** Opening Information supplied block **

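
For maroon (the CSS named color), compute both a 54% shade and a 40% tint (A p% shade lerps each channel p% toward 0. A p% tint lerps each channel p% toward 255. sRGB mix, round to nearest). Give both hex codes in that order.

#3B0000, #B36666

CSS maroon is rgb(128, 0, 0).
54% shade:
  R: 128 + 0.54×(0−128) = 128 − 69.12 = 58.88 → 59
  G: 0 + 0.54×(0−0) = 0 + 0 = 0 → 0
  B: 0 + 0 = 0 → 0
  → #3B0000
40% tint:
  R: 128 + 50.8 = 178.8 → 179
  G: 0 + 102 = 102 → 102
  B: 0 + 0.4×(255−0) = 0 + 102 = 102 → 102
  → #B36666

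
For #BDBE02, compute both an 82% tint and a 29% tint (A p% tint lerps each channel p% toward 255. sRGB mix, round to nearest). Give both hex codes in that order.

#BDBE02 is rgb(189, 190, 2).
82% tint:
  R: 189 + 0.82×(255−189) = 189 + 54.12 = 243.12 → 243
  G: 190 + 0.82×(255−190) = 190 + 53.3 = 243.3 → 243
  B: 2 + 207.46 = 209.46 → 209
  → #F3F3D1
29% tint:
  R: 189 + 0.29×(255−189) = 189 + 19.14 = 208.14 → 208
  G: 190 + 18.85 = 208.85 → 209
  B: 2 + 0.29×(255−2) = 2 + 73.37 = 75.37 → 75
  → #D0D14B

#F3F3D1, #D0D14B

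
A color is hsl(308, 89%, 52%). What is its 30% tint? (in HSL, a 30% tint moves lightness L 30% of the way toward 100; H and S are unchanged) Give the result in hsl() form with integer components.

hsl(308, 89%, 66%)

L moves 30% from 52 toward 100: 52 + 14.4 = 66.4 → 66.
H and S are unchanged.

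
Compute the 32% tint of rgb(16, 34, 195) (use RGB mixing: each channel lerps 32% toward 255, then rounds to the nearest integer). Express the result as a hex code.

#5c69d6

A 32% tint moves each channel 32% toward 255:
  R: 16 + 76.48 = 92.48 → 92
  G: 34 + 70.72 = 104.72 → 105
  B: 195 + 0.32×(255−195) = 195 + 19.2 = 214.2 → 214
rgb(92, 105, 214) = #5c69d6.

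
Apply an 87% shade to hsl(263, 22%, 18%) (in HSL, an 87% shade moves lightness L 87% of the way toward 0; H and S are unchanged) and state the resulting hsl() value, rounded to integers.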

** Closing Information supplied block **
** Opening Information supplied block **

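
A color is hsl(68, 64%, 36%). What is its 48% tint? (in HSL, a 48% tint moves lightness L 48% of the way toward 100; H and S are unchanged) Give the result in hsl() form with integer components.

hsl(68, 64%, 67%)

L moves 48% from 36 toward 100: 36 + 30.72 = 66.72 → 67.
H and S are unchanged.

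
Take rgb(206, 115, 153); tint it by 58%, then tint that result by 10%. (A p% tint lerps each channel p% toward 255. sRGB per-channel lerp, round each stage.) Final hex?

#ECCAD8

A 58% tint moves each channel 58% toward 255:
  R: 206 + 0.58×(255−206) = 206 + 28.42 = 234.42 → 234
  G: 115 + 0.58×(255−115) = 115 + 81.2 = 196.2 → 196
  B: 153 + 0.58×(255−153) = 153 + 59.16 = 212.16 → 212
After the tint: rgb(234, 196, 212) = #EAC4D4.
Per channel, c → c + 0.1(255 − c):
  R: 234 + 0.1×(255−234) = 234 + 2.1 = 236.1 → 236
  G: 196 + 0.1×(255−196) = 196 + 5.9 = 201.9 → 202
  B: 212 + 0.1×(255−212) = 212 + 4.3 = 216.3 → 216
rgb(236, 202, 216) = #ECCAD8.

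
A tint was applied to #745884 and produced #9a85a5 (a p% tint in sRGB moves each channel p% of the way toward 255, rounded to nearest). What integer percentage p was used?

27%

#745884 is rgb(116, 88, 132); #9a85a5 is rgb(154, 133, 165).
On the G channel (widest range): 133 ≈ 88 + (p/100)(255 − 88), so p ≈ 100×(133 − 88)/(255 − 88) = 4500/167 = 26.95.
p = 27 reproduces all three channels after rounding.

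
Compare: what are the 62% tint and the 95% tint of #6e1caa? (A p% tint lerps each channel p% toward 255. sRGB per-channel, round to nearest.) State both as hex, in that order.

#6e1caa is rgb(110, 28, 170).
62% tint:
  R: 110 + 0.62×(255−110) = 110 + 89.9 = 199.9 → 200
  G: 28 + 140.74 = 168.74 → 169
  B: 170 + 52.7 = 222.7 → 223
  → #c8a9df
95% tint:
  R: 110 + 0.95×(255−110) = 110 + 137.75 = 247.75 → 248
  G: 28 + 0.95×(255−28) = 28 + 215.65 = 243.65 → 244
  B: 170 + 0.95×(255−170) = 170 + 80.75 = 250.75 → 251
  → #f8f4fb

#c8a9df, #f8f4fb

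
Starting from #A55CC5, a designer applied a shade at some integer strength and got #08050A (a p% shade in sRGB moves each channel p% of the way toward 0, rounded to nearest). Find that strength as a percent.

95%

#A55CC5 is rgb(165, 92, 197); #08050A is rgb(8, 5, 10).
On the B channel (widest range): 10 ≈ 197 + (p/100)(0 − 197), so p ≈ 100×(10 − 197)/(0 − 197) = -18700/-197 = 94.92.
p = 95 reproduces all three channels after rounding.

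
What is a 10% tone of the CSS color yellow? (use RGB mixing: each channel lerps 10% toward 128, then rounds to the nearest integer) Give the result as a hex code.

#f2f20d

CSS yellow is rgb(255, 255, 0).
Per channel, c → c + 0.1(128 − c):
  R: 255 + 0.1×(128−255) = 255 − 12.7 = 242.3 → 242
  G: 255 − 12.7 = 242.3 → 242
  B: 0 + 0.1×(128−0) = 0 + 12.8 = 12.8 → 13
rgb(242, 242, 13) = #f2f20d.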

** Closing Information supplied block **

Task:
Beginning with the line above that contains "Compute the 32%", copy each line exactly up to and including the line that contains "Apply an 87%", and go no further.

Written solution:
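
Compute the 32% tint of rgb(16, 34, 195) (use RGB mixing: each channel lerps 32% toward 255, then rounds to the nearest integer). Express the result as a hex code.

#5c69d6

A 32% tint moves each channel 32% toward 255:
  R: 16 + 76.48 = 92.48 → 92
  G: 34 + 70.72 = 104.72 → 105
  B: 195 + 0.32×(255−195) = 195 + 19.2 = 214.2 → 214
rgb(92, 105, 214) = #5c69d6.

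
Apply an 87% shade to hsl(263, 22%, 18%) (in HSL, an 87% shade moves lightness L 87% of the way toward 0; H and S are unchanged) and state the resulting hsl() value, rounded to integers.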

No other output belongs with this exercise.